_Supplied entries:_

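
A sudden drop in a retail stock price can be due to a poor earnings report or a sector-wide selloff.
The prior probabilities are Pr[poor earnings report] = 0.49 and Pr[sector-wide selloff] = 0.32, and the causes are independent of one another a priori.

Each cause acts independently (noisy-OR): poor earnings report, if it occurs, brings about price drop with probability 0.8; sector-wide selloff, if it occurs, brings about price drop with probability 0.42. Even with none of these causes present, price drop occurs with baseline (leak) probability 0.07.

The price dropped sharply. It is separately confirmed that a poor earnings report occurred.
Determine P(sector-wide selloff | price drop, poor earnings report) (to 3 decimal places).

Under noisy-OR, P(price drop | causes) = 1 − (1−0.07)·∏(1−qᵢ) over the active causes.
P(price drop | poor earnings report) = 0.814·0.68 + 0.89212·0.32 = 0.553520 + 0.285478 = 0.838998
Restricting to configurations with sector-wide selloff present: 0.89212·0.32 = 0.285478.
So P(sector-wide selloff | price drop, poor earnings report) = 0.285478/0.838998 ≈ 0.340.

P(sector-wide selloff | price drop, poor earnings report) ≈ 0.340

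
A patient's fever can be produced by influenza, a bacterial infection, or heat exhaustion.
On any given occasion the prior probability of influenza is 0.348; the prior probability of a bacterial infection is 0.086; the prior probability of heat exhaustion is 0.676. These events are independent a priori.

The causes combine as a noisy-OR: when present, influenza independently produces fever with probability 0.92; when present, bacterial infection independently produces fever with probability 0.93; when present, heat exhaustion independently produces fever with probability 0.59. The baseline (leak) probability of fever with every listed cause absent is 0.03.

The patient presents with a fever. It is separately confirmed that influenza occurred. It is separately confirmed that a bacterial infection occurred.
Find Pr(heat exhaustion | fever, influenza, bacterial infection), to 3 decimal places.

Under noisy-OR, P(fever | causes) = 1 − (1−0.03)·∏(1−qᵢ) over the active causes.
By total probability over both values of heat exhaustion:
  P(fever | influenza, bacterial infection) = 0.994568*0.324 + 0.997773*0.676
        = 0.322240 + 0.674495 = 0.996735
Keeping only the heat exhaustion-present terms gives 0.674495, so
  P(heat exhaustion | fever, influenza, bacterial infection) = 0.674495 / 0.996735 ≈ 0.677

Pr(heat exhaustion | fever, influenza, bacterial infection) ≈ 0.677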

_Task to complete:_ The whole listing above is to be output exactly.

_Solution below:_
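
A sudden drop in a retail stock price can be due to a poor earnings report or a sector-wide selloff.
The prior probabilities are Pr[poor earnings report] = 0.49 and Pr[sector-wide selloff] = 0.32, and the causes are independent of one another a priori.

Each cause acts independently (noisy-OR): poor earnings report, if it occurs, brings about price drop with probability 0.8; sector-wide selloff, if it occurs, brings about price drop with probability 0.42. Even with none of these causes present, price drop occurs with baseline (leak) probability 0.07.

The price dropped sharply. It is separately confirmed that a poor earnings report occurred.
Determine P(sector-wide selloff | price drop, poor earnings report) (to 3 decimal places).

Under noisy-OR, P(price drop | causes) = 1 − (1−0.07)·∏(1−qᵢ) over the active causes.
P(price drop | poor earnings report) = 0.814·0.68 + 0.89212·0.32 = 0.553520 + 0.285478 = 0.838998
Restricting to configurations with sector-wide selloff present: 0.89212·0.32 = 0.285478.
So P(sector-wide selloff | price drop, poor earnings report) = 0.285478/0.838998 ≈ 0.340.

P(sector-wide selloff | price drop, poor earnings report) ≈ 0.340

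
A patient's fever can be produced by influenza, a bacterial infection, or heat exhaustion.
On any given occasion the prior probability of influenza is 0.348; the prior probability of a bacterial infection is 0.086; the prior probability of heat exhaustion is 0.676. These events are independent a priori.

The causes combine as a noisy-OR: when present, influenza independently produces fever with probability 0.92; when present, bacterial infection independently produces fever with probability 0.93; when present, heat exhaustion independently produces fever with probability 0.59. The baseline (leak) probability of fever with every listed cause absent is 0.03.

The patient presents with a fever. It is separately confirmed that influenza occurred. It is separately confirmed that a bacterial infection occurred.
Find Pr(heat exhaustion | fever, influenza, bacterial infection), to 3 decimal places.

Under noisy-OR, P(fever | causes) = 1 − (1−0.03)·∏(1−qᵢ) over the active causes.
By total probability over both values of heat exhaustion:
  P(fever | influenza, bacterial infection) = 0.994568*0.324 + 0.997773*0.676
        = 0.322240 + 0.674495 = 0.996735
Keeping only the heat exhaustion-present terms gives 0.674495, so
  P(heat exhaustion | fever, influenza, bacterial infection) = 0.674495 / 0.996735 ≈ 0.677

Pr(heat exhaustion | fever, influenza, bacterial infection) ≈ 0.677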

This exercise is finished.